### To do
From the line containing "[2024-06-15T09:19:31] [analytics-service] INFO" to the last line of the records, please reproduce every line exactly and nothing more.

Stored data

◆ ◆ ◆ ◆

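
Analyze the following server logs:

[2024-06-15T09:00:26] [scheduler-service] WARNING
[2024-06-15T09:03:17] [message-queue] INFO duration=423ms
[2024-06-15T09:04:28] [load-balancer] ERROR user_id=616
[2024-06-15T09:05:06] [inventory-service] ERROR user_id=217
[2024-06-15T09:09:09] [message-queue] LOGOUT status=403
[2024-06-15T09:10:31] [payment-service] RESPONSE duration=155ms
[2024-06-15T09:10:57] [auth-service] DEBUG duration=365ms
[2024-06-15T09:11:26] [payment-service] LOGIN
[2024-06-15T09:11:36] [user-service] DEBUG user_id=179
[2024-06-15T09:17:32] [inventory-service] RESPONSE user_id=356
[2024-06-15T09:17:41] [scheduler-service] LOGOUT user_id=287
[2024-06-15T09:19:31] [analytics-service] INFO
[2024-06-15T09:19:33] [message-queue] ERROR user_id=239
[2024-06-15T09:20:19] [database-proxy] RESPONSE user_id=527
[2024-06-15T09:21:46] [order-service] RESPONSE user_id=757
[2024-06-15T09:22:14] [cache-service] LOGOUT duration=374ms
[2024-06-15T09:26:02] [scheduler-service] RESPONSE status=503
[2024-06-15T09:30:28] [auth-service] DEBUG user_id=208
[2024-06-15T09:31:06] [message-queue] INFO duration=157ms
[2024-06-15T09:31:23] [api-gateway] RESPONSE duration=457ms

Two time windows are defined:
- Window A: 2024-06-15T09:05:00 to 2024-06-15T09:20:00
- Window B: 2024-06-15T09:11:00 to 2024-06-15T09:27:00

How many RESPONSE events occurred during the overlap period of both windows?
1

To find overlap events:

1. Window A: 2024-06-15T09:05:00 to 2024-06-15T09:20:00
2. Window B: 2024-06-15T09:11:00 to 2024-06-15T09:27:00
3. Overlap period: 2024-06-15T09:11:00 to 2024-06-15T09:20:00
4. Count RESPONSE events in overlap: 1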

◆ ◆ ◆ ◆

### Result of the task
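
[2024-06-15T09:19:31] [analytics-service] INFO
[2024-06-15T09:19:33] [message-queue] ERROR user_id=239
[2024-06-15T09:20:19] [database-proxy] RESPONSE user_id=527
[2024-06-15T09:21:46] [order-service] RESPONSE user_id=757
[2024-06-15T09:22:14] [cache-service] LOGOUT duration=374ms
[2024-06-15T09:26:02] [scheduler-service] RESPONSE status=503
[2024-06-15T09:30:28] [auth-service] DEBUG user_id=208
[2024-06-15T09:31:06] [message-queue] INFO duration=157ms
[2024-06-15T09:31:23] [api-gateway] RESPONSE duration=457ms

Two time windows are defined:
- Window A: 2024-06-15T09:05:00 to 2024-06-15T09:20:00
- Window B: 2024-06-15T09:11:00 to 2024-06-15T09:27:00

How many RESPONSE events occurred during the overlap period of both windows?
1

To find overlap events:

1. Window A: 2024-06-15T09:05:00 to 2024-06-15T09:20:00
2. Window B: 2024-06-15T09:11:00 to 2024-06-15T09:27:00
3. Overlap period: 2024-06-15T09:11:00 to 2024-06-15T09:20:00
4. Count RESPONSE events in overlap: 1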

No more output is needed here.